◆ Exercise requirements ◆
Reproduce every line in the listing that contains the word "completed".

..........

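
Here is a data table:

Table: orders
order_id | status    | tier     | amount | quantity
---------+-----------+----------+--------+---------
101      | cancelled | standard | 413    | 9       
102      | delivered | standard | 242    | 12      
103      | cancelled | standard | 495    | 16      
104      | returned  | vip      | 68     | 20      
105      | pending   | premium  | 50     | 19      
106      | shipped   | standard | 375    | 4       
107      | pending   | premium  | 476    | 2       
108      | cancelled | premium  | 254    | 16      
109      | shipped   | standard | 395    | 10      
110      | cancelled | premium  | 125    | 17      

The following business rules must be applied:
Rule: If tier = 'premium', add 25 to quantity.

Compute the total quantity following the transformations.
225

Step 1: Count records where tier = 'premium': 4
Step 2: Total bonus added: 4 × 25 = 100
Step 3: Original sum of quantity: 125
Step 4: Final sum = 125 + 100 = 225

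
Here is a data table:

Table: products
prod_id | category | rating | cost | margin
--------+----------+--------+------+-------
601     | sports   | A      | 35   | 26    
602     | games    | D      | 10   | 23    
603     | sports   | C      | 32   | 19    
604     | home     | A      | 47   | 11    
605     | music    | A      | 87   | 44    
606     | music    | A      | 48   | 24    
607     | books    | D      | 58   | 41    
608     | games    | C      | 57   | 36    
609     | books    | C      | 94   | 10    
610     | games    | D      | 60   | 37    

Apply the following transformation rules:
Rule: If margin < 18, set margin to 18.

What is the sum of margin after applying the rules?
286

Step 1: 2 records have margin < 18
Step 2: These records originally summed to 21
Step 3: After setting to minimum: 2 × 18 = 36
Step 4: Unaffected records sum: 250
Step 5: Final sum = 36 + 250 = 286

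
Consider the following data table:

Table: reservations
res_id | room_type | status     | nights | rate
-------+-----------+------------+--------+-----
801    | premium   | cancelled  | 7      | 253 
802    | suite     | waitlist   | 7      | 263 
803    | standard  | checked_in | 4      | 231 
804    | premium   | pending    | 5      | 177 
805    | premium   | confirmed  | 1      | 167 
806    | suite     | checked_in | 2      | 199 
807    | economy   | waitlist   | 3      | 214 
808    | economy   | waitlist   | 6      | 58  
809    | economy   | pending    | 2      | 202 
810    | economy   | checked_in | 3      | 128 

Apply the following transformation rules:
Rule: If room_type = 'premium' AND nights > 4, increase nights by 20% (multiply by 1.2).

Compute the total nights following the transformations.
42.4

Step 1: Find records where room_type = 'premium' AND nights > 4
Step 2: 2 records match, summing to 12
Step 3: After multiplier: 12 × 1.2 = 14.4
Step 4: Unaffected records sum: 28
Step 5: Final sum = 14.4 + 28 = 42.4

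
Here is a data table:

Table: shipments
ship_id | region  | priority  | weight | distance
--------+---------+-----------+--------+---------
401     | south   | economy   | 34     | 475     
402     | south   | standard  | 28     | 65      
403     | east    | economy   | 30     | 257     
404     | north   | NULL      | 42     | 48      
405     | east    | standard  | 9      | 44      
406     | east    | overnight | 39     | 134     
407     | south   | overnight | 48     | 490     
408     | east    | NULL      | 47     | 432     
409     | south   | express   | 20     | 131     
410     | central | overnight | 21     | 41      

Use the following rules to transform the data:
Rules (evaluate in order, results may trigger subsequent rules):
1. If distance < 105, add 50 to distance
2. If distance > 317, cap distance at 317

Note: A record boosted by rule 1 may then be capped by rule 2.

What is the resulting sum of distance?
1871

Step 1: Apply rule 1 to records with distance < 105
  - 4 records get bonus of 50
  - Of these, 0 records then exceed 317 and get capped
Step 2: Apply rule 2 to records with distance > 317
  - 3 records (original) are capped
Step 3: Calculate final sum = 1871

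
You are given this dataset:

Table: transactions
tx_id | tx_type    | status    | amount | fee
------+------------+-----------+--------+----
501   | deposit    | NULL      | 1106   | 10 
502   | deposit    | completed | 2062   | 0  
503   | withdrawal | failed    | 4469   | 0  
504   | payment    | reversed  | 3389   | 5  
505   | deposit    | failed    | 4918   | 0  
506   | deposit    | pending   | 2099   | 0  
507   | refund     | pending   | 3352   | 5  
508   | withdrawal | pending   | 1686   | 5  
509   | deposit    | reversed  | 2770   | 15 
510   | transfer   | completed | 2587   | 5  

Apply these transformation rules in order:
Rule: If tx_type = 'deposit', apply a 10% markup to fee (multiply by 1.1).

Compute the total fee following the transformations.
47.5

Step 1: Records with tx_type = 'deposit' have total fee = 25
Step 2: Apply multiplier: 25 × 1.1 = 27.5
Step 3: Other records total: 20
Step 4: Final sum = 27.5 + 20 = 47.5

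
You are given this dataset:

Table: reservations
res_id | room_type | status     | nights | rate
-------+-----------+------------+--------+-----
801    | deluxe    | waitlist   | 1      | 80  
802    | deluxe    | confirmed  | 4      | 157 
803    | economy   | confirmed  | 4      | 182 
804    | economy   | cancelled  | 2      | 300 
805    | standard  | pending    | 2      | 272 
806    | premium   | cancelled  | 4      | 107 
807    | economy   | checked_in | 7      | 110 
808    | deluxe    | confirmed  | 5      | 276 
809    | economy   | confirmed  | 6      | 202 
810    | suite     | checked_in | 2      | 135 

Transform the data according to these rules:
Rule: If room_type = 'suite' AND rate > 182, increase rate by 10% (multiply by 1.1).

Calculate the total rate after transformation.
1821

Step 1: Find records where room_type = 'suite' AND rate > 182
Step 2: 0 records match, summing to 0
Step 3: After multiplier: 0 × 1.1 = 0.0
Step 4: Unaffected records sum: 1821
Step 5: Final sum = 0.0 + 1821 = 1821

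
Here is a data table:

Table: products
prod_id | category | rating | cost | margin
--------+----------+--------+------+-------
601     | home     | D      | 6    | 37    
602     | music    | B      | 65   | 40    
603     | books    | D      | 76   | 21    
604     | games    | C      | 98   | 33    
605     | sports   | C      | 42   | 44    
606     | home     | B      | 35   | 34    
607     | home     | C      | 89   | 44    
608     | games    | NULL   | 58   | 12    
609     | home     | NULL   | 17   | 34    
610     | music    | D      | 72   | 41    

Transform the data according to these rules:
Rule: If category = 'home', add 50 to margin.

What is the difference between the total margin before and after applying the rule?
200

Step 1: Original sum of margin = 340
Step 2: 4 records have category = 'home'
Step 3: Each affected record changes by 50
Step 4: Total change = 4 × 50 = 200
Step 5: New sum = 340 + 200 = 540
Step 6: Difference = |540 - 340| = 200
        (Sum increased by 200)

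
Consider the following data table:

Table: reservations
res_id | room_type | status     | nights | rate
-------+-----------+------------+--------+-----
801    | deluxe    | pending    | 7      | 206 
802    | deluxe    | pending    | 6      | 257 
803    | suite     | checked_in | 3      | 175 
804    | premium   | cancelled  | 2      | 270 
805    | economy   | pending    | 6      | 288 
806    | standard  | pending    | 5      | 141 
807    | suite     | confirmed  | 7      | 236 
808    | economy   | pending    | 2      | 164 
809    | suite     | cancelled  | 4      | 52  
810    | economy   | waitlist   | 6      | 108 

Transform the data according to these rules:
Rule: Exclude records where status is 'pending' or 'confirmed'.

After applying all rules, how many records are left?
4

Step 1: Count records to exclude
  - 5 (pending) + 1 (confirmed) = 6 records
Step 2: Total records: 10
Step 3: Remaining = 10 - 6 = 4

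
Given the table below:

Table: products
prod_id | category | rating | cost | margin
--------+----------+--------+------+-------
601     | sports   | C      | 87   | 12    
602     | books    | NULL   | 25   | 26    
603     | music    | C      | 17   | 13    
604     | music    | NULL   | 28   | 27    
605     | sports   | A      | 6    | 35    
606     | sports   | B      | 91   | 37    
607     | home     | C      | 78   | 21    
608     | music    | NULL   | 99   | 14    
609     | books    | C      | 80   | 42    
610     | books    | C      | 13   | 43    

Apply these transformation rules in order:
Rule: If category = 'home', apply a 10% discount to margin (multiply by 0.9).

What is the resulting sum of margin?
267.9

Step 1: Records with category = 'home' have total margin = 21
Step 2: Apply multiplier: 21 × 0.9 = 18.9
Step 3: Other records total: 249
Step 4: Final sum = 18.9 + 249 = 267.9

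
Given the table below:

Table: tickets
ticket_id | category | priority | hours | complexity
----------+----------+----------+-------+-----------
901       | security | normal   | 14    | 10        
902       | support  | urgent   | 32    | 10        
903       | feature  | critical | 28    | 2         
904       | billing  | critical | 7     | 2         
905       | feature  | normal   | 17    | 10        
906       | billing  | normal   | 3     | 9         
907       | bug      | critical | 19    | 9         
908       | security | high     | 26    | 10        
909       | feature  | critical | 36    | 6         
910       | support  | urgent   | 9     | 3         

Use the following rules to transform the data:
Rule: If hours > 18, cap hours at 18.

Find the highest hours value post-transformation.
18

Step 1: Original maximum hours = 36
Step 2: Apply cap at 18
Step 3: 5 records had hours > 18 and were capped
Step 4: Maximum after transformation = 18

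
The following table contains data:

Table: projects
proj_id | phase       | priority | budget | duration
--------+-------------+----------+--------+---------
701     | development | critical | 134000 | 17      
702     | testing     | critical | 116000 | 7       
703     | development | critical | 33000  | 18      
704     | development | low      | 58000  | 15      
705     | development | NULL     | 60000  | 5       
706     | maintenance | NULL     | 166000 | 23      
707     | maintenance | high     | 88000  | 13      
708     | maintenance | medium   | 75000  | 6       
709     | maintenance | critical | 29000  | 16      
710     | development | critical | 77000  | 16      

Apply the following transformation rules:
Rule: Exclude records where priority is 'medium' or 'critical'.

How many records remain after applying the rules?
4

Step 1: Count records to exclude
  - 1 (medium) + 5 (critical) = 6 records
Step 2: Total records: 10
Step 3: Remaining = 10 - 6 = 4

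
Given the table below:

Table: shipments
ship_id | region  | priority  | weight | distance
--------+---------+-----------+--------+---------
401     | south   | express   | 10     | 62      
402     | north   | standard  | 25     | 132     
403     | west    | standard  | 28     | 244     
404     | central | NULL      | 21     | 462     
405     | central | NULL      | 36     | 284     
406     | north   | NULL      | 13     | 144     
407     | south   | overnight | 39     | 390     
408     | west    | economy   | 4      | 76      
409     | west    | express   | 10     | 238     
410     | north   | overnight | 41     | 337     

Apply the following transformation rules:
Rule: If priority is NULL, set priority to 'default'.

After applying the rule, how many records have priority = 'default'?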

..........

◆ Worked solution ◆
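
502   | deposit    | completed | 2062   | 0  
510   | transfer   | completed | 2587   | 5  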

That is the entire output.